REQUIRED ACTION:
Among the entries below, copy every line that carries the word "What".

INPUT:
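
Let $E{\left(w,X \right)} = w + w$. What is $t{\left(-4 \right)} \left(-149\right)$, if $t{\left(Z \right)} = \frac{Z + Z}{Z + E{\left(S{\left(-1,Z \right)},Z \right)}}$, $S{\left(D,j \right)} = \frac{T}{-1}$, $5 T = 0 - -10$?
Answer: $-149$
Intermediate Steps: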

==

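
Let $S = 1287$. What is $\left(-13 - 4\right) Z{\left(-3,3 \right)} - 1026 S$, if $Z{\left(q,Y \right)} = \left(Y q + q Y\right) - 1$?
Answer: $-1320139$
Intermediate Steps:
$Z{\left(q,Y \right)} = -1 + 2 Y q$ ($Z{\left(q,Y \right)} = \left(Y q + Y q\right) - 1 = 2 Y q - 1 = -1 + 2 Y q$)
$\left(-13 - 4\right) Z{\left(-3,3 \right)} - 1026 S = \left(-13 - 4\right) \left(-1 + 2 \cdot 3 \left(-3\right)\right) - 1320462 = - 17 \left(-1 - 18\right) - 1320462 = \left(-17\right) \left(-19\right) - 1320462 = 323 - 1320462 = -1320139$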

---

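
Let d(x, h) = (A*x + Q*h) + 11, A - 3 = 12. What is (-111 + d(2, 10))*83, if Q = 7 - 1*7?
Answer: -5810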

RESPONSE TO THE TASK:
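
Let $E{\left(w,X \right)} = w + w$. What is $t{\left(-4 \right)} \left(-149\right)$, if $t{\left(Z \right)} = \frac{Z + Z}{Z + E{\left(S{\left(-1,Z \right)},Z \right)}}$, $S{\left(D,j \right)} = \frac{T}{-1}$, $5 T = 0 - -10$?
Let $S = 1287$. What is $\left(-13 - 4\right) Z{\left(-3,3 \right)} - 1026 S$, if $Z{\left(q,Y \right)} = \left(Y q + q Y\right) - 1$?
Let d(x, h) = (A*x + Q*h) + 11, A - 3 = 12. What is (-111 + d(2, 10))*83, if Q = 7 - 1*7?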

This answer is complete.